◆ **What needs to be done**:
Give the line with "obstacle 4: [(0,13)" again, along with every line below it to the end of the records, word for word.

═════ Information given ═════

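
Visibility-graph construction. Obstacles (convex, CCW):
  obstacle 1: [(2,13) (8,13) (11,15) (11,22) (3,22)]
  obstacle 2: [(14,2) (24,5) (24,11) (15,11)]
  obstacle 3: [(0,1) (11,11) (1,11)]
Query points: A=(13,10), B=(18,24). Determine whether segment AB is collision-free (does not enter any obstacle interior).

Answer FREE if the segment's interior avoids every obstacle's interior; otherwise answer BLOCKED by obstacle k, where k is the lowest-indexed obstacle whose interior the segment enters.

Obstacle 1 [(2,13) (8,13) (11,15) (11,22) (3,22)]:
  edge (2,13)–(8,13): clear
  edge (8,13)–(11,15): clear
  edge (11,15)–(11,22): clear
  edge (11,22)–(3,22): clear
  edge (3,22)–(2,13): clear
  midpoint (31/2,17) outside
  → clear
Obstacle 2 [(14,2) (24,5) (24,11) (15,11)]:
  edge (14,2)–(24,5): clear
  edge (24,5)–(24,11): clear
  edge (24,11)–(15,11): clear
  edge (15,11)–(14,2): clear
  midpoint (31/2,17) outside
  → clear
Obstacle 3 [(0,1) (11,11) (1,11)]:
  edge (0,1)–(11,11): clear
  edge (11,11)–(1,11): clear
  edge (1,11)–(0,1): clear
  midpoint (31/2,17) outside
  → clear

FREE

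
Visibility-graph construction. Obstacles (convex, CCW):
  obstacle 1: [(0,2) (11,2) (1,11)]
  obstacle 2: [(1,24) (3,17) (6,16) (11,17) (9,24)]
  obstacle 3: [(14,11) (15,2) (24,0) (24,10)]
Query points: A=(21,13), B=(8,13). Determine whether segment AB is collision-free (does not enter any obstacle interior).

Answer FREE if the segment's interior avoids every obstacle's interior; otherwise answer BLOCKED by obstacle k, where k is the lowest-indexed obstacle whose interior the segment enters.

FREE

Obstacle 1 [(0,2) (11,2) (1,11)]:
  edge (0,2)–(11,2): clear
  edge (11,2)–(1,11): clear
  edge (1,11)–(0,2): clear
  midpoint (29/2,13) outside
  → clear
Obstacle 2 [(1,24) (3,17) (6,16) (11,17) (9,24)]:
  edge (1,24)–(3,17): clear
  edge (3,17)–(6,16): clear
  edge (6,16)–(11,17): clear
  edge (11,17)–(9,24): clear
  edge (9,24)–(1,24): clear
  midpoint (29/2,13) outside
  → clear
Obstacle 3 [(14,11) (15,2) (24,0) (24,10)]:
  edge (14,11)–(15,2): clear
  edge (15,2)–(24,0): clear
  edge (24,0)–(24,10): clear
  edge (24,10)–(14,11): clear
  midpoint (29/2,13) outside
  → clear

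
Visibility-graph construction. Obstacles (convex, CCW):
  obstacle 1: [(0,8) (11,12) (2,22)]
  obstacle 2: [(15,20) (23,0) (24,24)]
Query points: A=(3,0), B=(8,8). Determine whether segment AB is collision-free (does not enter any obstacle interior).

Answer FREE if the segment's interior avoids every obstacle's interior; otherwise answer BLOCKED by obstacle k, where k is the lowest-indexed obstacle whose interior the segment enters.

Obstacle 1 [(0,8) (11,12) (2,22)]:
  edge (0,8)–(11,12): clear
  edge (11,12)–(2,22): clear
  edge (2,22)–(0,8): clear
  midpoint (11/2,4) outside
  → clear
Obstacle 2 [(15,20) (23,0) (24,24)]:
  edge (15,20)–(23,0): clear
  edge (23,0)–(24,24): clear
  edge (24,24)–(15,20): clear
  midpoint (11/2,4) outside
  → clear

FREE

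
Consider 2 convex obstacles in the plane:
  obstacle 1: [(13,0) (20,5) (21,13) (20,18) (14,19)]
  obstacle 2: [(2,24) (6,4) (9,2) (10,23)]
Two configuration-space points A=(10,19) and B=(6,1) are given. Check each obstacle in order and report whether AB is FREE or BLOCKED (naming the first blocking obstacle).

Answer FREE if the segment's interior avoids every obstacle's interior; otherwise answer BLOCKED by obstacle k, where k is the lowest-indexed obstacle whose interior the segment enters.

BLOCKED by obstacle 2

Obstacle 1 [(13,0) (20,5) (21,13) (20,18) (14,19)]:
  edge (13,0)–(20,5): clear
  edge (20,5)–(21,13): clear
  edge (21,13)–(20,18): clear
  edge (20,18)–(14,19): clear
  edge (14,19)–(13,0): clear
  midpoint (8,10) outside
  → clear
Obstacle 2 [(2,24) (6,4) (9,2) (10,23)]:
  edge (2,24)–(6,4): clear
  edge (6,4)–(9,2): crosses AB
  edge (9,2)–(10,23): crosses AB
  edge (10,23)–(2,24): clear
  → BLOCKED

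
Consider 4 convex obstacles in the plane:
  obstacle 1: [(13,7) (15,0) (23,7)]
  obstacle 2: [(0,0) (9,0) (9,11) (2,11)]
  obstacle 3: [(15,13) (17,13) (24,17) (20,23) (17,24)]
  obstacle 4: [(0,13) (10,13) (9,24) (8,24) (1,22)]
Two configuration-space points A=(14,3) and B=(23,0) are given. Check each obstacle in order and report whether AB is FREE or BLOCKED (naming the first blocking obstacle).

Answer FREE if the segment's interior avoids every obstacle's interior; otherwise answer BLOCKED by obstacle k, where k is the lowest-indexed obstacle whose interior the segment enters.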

═════

◆ **Solution to this task**:
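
  obstacle 4: [(0,13) (10,13) (9,24) (8,24) (1,22)]
Two configuration-space points A=(14,3) and B=(23,0) are given. Check each obstacle in order and report whether AB is FREE or BLOCKED (naming the first blocking obstacle).

Answer FREE if the segment's interior avoids every obstacle's interior; otherwise answer BLOCKED by obstacle k, where k is the lowest-indexed obstacle whose interior the segment enters.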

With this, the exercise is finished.